**What you have to do:** From the entries below, report only the number of lines that contain the word "embryo".

**Given records:**
******

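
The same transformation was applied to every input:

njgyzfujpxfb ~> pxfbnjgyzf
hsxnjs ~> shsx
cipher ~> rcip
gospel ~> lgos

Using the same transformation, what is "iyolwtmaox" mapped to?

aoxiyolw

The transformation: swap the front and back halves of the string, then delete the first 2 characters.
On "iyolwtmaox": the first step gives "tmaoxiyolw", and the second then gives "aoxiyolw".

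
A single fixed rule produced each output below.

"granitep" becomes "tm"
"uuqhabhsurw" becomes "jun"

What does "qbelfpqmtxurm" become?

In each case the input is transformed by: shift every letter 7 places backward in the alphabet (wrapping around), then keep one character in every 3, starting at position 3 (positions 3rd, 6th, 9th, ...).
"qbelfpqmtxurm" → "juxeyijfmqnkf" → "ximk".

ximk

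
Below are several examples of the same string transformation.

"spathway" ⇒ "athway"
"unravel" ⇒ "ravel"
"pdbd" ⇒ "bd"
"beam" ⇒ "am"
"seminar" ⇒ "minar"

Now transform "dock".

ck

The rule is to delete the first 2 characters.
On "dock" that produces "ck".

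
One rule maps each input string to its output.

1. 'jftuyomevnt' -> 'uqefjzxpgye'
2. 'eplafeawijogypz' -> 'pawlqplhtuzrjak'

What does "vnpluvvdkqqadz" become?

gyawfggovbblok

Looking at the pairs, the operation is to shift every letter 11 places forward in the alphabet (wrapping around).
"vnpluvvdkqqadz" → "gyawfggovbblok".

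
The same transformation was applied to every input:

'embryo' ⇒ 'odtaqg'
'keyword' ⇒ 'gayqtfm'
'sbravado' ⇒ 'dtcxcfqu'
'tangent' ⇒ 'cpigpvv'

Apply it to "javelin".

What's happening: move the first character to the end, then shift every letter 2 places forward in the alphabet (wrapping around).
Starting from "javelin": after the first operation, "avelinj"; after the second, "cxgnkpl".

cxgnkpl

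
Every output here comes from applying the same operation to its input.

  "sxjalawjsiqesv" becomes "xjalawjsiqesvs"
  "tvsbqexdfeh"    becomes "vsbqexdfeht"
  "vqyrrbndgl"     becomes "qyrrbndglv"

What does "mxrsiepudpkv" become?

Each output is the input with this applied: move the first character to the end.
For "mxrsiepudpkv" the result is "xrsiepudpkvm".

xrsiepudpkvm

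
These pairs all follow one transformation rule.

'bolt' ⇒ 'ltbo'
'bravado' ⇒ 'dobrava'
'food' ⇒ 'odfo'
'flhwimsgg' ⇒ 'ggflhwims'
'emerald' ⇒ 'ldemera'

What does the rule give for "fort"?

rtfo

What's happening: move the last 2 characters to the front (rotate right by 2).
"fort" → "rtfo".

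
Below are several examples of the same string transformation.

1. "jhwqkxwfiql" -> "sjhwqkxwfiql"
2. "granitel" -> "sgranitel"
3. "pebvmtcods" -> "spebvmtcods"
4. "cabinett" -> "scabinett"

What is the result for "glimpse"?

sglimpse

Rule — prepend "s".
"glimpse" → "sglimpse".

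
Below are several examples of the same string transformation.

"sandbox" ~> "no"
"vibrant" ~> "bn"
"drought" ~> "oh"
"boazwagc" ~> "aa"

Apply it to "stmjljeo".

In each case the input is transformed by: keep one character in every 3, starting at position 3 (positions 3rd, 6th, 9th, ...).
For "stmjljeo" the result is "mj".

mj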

******

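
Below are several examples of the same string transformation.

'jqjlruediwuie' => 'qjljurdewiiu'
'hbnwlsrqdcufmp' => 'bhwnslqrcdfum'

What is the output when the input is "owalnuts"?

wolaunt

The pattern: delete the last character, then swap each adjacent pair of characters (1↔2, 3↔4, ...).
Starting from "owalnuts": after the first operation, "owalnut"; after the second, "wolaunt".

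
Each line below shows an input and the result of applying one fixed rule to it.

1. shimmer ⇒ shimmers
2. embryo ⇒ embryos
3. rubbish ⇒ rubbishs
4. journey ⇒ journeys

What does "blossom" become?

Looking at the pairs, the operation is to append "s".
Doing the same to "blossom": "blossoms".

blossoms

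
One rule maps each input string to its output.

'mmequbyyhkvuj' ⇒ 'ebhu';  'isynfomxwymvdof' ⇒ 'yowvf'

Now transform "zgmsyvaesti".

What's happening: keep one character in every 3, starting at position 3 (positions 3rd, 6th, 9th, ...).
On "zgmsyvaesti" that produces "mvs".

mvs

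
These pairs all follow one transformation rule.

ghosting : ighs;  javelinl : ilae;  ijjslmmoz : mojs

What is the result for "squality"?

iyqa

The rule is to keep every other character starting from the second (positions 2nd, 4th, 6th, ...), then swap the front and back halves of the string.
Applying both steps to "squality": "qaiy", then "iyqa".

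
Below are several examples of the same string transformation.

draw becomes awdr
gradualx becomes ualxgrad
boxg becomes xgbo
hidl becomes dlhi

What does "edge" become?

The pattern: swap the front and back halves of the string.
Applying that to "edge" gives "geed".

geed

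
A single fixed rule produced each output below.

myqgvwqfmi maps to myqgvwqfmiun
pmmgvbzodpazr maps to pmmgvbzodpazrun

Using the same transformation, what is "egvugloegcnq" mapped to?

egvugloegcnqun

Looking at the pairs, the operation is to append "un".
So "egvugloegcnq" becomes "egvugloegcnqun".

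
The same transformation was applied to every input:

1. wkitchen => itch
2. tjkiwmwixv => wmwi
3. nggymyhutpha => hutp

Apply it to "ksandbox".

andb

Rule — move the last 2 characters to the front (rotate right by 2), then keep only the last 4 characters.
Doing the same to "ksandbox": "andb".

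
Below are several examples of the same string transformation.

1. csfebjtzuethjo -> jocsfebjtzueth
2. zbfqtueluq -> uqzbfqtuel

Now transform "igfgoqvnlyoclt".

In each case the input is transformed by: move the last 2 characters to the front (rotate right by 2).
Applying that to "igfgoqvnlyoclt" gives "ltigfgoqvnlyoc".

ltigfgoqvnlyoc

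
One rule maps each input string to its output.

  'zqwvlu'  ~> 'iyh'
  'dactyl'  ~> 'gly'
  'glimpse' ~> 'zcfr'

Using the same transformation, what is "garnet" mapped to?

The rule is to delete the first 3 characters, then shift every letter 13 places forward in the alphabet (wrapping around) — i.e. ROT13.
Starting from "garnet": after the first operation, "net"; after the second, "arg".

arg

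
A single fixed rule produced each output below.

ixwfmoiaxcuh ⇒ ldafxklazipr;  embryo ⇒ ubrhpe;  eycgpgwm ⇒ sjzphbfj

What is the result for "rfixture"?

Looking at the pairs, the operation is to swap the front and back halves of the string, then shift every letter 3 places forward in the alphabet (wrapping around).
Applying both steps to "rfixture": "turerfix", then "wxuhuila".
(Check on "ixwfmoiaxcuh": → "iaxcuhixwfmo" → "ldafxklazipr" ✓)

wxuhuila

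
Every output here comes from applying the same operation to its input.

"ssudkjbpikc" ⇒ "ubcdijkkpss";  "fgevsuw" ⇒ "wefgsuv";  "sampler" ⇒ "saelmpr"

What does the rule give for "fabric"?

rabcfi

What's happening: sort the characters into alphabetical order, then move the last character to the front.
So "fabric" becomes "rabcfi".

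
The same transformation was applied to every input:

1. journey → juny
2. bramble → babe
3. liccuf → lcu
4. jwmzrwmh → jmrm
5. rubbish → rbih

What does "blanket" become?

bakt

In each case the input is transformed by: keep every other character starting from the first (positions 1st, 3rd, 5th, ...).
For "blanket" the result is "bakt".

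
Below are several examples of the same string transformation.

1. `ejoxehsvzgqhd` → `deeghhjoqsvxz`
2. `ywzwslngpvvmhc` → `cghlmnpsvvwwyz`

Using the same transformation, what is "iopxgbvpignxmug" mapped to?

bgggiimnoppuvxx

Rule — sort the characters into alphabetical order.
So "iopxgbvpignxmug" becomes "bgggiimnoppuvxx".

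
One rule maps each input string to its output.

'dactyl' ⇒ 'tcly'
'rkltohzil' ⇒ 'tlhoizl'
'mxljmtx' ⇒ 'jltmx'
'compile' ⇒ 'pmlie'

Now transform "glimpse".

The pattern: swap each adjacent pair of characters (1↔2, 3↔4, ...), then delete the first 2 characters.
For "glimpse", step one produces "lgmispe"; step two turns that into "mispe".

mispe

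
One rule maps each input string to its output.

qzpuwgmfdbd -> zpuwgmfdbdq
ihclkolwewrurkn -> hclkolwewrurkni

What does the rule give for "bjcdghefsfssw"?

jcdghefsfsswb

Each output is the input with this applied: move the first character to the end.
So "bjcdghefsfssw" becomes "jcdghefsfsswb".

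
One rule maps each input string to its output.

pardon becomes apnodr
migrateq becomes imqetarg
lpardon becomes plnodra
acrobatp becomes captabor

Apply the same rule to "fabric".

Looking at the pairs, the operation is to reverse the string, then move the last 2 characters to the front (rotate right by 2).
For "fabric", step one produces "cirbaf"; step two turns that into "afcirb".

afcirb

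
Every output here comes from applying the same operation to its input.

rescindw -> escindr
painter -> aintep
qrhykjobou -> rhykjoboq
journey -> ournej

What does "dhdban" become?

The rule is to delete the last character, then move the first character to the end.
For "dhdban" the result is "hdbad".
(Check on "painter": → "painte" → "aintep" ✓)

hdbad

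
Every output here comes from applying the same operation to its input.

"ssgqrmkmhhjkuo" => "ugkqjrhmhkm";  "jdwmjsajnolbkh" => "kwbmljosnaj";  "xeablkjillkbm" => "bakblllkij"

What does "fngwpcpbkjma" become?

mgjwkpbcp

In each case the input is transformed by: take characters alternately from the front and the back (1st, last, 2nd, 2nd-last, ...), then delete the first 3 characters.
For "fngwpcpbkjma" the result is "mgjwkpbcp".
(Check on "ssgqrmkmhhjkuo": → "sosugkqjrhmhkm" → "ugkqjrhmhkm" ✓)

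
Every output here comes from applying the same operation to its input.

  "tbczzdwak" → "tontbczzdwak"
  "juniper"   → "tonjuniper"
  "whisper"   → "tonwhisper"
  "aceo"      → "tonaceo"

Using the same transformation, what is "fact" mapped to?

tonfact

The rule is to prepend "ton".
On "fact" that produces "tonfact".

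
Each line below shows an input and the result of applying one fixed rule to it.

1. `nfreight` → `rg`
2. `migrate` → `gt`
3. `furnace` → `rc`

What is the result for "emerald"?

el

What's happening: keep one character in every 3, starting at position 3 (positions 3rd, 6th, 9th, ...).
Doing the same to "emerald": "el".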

******

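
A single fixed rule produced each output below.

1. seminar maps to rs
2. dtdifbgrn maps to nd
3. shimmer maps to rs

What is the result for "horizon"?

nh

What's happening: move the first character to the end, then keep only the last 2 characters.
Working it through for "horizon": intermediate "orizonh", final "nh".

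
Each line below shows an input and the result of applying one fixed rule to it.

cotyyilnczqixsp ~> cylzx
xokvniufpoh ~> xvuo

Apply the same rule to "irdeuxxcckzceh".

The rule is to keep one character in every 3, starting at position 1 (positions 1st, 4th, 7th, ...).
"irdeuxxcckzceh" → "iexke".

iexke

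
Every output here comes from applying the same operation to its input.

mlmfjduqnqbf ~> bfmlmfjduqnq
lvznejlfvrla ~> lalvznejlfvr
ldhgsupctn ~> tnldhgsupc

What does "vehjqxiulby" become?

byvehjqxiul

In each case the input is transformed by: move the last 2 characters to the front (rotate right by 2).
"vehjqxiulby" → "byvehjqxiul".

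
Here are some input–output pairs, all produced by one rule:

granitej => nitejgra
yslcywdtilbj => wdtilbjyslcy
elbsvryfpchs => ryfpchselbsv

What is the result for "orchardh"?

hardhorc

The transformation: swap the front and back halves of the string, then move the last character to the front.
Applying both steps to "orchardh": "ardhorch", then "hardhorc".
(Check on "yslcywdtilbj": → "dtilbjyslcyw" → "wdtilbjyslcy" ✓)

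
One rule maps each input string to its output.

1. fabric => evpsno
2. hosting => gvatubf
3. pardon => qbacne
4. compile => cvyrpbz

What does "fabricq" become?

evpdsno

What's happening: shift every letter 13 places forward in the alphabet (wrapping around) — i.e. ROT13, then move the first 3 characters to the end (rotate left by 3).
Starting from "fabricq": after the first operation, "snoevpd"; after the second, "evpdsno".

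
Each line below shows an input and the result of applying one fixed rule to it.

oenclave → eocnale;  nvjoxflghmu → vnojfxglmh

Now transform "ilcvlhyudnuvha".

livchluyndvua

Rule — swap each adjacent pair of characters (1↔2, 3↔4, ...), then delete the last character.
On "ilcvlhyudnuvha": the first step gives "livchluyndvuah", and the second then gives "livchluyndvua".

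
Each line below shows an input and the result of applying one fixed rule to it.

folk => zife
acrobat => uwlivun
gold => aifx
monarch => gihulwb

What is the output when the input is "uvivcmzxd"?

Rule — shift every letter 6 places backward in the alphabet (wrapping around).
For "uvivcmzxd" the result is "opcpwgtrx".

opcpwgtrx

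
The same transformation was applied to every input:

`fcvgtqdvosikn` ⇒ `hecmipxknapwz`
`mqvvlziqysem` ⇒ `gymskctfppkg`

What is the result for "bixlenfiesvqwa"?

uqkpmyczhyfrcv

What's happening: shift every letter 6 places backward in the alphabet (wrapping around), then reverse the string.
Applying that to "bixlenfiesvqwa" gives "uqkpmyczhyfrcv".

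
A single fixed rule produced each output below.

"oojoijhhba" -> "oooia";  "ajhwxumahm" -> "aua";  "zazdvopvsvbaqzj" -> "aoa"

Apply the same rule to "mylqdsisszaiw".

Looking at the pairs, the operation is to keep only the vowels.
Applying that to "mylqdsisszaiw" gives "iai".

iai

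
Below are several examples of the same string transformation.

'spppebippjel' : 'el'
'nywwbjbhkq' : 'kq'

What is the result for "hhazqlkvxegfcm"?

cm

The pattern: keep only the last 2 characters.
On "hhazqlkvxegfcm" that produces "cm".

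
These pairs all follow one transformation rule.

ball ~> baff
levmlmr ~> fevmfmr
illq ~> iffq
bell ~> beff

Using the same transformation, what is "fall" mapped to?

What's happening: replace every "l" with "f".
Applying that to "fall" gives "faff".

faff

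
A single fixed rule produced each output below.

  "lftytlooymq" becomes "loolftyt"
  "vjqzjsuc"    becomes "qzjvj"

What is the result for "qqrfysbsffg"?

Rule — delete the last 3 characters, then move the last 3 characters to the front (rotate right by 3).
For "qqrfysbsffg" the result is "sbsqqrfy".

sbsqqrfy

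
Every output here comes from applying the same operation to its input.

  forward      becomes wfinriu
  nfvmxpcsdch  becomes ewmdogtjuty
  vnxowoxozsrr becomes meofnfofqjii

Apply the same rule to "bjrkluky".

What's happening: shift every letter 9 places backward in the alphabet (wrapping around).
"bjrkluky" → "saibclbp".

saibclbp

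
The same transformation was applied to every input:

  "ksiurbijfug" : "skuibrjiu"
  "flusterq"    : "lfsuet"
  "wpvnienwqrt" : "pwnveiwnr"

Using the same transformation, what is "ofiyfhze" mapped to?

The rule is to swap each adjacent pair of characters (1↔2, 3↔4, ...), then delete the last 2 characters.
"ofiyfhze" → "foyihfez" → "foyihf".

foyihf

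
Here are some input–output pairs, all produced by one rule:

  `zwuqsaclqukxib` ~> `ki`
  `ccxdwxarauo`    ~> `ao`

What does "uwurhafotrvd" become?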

******

**Response for this exercise:** 3